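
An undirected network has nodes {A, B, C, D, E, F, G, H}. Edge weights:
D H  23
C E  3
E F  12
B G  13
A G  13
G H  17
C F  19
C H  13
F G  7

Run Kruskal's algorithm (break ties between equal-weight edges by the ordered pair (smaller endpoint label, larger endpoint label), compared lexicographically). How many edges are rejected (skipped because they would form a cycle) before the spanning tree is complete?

2

Sort edges by weight, then run Kruskal:
C E (3): add — endpoints in different components.
F G (7): add — endpoints in different components.
E F (12): add — endpoints in different components.
A G (13): add — endpoints in different components.
B G (13): add — endpoints in different components.
C H (13): add — endpoints in different components.
G H (17): skip — G and H already connected.
C F (19): skip — C and F already connected.
D H (23): add — endpoints in different components.
Edges rejected before the tree was complete: 2.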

-*-

TO DO>
All lines of the data above must be repeated exactly.

ANSWER BOX>
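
An undirected network has nodes {A, B, C, D, E, F, G, H}. Edge weights:
D H  23
C E  3
E F  12
B G  13
A G  13
G H  17
C F  19
C H  13
F G  7

Run Kruskal's algorithm (break ties between equal-weight edges by the ordered pair (smaller endpoint label, larger endpoint label), compared lexicographically). How many edges are rejected (skipped because they would form a cycle) before the spanning tree is complete?

2

Sort edges by weight, then run Kruskal:
C E (3): add — endpoints in different components.
F G (7): add — endpoints in different components.
E F (12): add — endpoints in different components.
A G (13): add — endpoints in different components.
B G (13): add — endpoints in different components.
C H (13): add — endpoints in different components.
G H (17): skip — G and H already connected.
C F (19): skip — C and F already connected.
D H (23): add — endpoints in different components.
Edges rejected before the tree was complete: 2.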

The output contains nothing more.